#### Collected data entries

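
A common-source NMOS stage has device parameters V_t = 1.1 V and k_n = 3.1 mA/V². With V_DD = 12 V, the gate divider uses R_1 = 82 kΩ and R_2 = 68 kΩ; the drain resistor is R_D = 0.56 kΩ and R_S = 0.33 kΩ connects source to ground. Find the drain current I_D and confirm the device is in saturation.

V_G = V_DD·R_2/(R_1+R_2) = 12×68/150 = 5.44 V.
Assume saturation: I_D = (k_n/2)(V_GS − V_t)² with V_GS = V_G − I_D·R_S = 5.44 − 0.33·I_D.
Substituting gives 0.169·I_D² − 5.44·I_D + 29.2 = 0, with roots I_D = 6.8 or 25.4 mA.
The root I_D = 25.4 mA gives V_GS = -2.95 V ≤ V_t, so take I_D = 6.8 mA.
Then V_GS = 3.2 V and V_DS = V_DD − I_D(R_D+R_S) = 12 − 6.8×0.89 = 5.95 V.
Saturation requires V_DS ≥ V_GS − V_t = 2.1 V; 5.95 ≥ 2.1 ✓.

I_D ≈ 6.8 mA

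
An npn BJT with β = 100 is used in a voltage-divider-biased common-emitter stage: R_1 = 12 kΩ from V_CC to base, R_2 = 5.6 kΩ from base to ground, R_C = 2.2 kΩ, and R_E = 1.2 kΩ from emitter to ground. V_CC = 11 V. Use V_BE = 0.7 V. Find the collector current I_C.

Thevenize the base divider: V_Th = V_CC·R_2/(R_1+R_2) = 11×5.6/17.6 = 3.5 V, R_Th = R_1‖R_2 = 3.82 kΩ.
Base-emitter loop: V_Th = I_B·R_Th + V_BE + (β+1)I_B·R_E, so I_B = (3.5 − 0.7) / (3.82 + 101×1.2) = 0.0224 mA.
I_C = β·I_B = 100×0.0224 = 2.24 mA, and I_E = (β+1)I_B = 2.26 mA.
V_CE = V_CC − I_C·R_C − I_E·R_E = 11 − 2.24×2.2 − 2.26×1.2 = 3.36 V.
V_CE = 3.36 V > 0.2 V confirms active-region operation.

I_C ≈ 2.2 mA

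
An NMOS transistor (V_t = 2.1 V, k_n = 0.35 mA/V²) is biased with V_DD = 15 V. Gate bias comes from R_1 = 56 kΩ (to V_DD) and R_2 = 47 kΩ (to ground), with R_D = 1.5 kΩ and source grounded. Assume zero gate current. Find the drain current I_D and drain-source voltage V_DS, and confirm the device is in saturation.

V_G = V_DD·R_2/(R_1+R_2) = 15×47/103 = 6.84 V. With the source grounded, V_GS = V_G = 6.84 V.
Assume saturation: I_D = (k_n/2)(V_GS − V_t)² = (0.35/2)×(6.84 − 2.1)² = 0.175×4.74² = 3.94 mA.
V_DS = V_DD − I_D·R_D = 15 − 3.94×1.5 = 9.09 V.
Saturation requires V_DS ≥ V_GS − V_t = 4.74 V; 9.09 ≥ 4.74 ✓.

I_D ≈ 3.9 mA, V_DS ≈ 9.1 V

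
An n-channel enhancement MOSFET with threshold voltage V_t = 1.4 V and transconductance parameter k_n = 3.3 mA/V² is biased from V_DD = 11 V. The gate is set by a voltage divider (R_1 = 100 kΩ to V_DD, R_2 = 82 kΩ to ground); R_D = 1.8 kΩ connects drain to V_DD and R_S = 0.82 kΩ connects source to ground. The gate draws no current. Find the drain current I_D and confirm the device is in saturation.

I_D ≈ 2.8 mA

V_G = V_DD·R_2/(R_1+R_2) = 11×82/182 = 4.96 V.
Assume saturation: I_D = (k_n/2)(V_GS − V_t)² with V_GS = V_G − I_D·R_S = 4.96 − 0.82·I_D.
Substituting gives 1.11·I_D² − 10.6·I_D + 20.9 = 0, with roots I_D = 2.76 or 6.82 mA.
The root I_D = 6.82 mA gives V_GS = -0.632 V ≤ V_t, so take I_D = 2.76 mA.
Then V_GS = 2.69 V and V_DS = V_DD − I_D(R_D+R_S) = 11 − 2.76×2.62 = 3.77 V.
Saturation requires V_DS ≥ V_GS − V_t = 1.29 V; 3.77 ≥ 1.29 ✓.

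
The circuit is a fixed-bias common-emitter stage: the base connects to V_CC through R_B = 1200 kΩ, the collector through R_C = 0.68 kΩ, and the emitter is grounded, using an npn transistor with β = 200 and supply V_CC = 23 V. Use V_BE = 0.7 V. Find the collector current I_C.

Base loop: V_CC = I_B·R_B + V_BE, so I_B = (23 − 0.7)/1200 kΩ = 0.0186 mA.
In the active region I_C = β·I_B = 200 × 0.0186 = 3.72 mA.
Collector loop: V_CE = V_CC − I_C·R_C = 23 − 3.72×0.68 = 20.5 V.
Since V_CE = 20.5 V > V_CE(sat) ≈ 0.2 V, the transistor is in the active region as assumed.

I_C ≈ 3.7 mA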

#### WORK TO BE COMPLETED
Copy out every record above once more, precisely as written.

#### EXERCISE ANSWER
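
A common-source NMOS stage has device parameters V_t = 1.1 V and k_n = 3.1 mA/V². With V_DD = 12 V, the gate divider uses R_1 = 82 kΩ and R_2 = 68 kΩ; the drain resistor is R_D = 0.56 kΩ and R_S = 0.33 kΩ connects source to ground. Find the drain current I_D and confirm the device is in saturation.

V_G = V_DD·R_2/(R_1+R_2) = 12×68/150 = 5.44 V.
Assume saturation: I_D = (k_n/2)(V_GS − V_t)² with V_GS = V_G − I_D·R_S = 5.44 − 0.33·I_D.
Substituting gives 0.169·I_D² − 5.44·I_D + 29.2 = 0, with roots I_D = 6.8 or 25.4 mA.
The root I_D = 25.4 mA gives V_GS = -2.95 V ≤ V_t, so take I_D = 6.8 mA.
Then V_GS = 3.2 V and V_DS = V_DD − I_D(R_D+R_S) = 12 − 6.8×0.89 = 5.95 V.
Saturation requires V_DS ≥ V_GS − V_t = 2.1 V; 5.95 ≥ 2.1 ✓.

I_D ≈ 6.8 mA

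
An npn BJT with β = 100 is used in a voltage-divider-biased common-emitter stage: R_1 = 12 kΩ from V_CC to base, R_2 = 5.6 kΩ from base to ground, R_C = 2.2 kΩ, and R_E = 1.2 kΩ from emitter to ground. V_CC = 11 V. Use V_BE = 0.7 V. Find the collector current I_C.

Thevenize the base divider: V_Th = V_CC·R_2/(R_1+R_2) = 11×5.6/17.6 = 3.5 V, R_Th = R_1‖R_2 = 3.82 kΩ.
Base-emitter loop: V_Th = I_B·R_Th + V_BE + (β+1)I_B·R_E, so I_B = (3.5 − 0.7) / (3.82 + 101×1.2) = 0.0224 mA.
I_C = β·I_B = 100×0.0224 = 2.24 mA, and I_E = (β+1)I_B = 2.26 mA.
V_CE = V_CC − I_C·R_C − I_E·R_E = 11 − 2.24×2.2 − 2.26×1.2 = 3.36 V.
V_CE = 3.36 V > 0.2 V confirms active-region operation.

I_C ≈ 2.2 mA

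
An NMOS transistor (V_t = 2.1 V, k_n = 0.35 mA/V²) is biased with V_DD = 15 V. Gate bias comes from R_1 = 56 kΩ (to V_DD) and R_2 = 47 kΩ (to ground), with R_D = 1.5 kΩ and source grounded. Assume zero gate current. Find the drain current I_D and drain-source voltage V_DS, and confirm the device is in saturation.

V_G = V_DD·R_2/(R_1+R_2) = 15×47/103 = 6.84 V. With the source grounded, V_GS = V_G = 6.84 V.
Assume saturation: I_D = (k_n/2)(V_GS − V_t)² = (0.35/2)×(6.84 − 2.1)² = 0.175×4.74² = 3.94 mA.
V_DS = V_DD − I_D·R_D = 15 − 3.94×1.5 = 9.09 V.
Saturation requires V_DS ≥ V_GS − V_t = 4.74 V; 9.09 ≥ 4.74 ✓.

I_D ≈ 3.9 mA, V_DS ≈ 9.1 V

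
An n-channel enhancement MOSFET with threshold voltage V_t = 1.4 V and transconductance parameter k_n = 3.3 mA/V² is biased from V_DD = 11 V. The gate is set by a voltage divider (R_1 = 100 kΩ to V_DD, R_2 = 82 kΩ to ground); R_D = 1.8 kΩ connects drain to V_DD and R_S = 0.82 kΩ connects source to ground. The gate draws no current. Find the drain current I_D and confirm the device is in saturation.

I_D ≈ 2.8 mA

V_G = V_DD·R_2/(R_1+R_2) = 11×82/182 = 4.96 V.
Assume saturation: I_D = (k_n/2)(V_GS − V_t)² with V_GS = V_G − I_D·R_S = 4.96 − 0.82·I_D.
Substituting gives 1.11·I_D² − 10.6·I_D + 20.9 = 0, with roots I_D = 2.76 or 6.82 mA.
The root I_D = 6.82 mA gives V_GS = -0.632 V ≤ V_t, so take I_D = 2.76 mA.
Then V_GS = 2.69 V and V_DS = V_DD − I_D(R_D+R_S) = 11 − 2.76×2.62 = 3.77 V.
Saturation requires V_DS ≥ V_GS − V_t = 1.29 V; 3.77 ≥ 1.29 ✓.

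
The circuit is a fixed-bias common-emitter stage: the base connects to V_CC through R_B = 1200 kΩ, the collector through R_C = 0.68 kΩ, and the emitter is grounded, using an npn transistor with β = 200 and supply V_CC = 23 V. Use V_BE = 0.7 V. Find the collector current I_C.

Base loop: V_CC = I_B·R_B + V_BE, so I_B = (23 − 0.7)/1200 kΩ = 0.0186 mA.
In the active region I_C = β·I_B = 200 × 0.0186 = 3.72 mA.
Collector loop: V_CE = V_CC − I_C·R_C = 23 − 3.72×0.68 = 20.5 V.
Since V_CE = 20.5 V > V_CE(sat) ≈ 0.2 V, the transistor is in the active region as assumed.

I_C ≈ 3.7 mA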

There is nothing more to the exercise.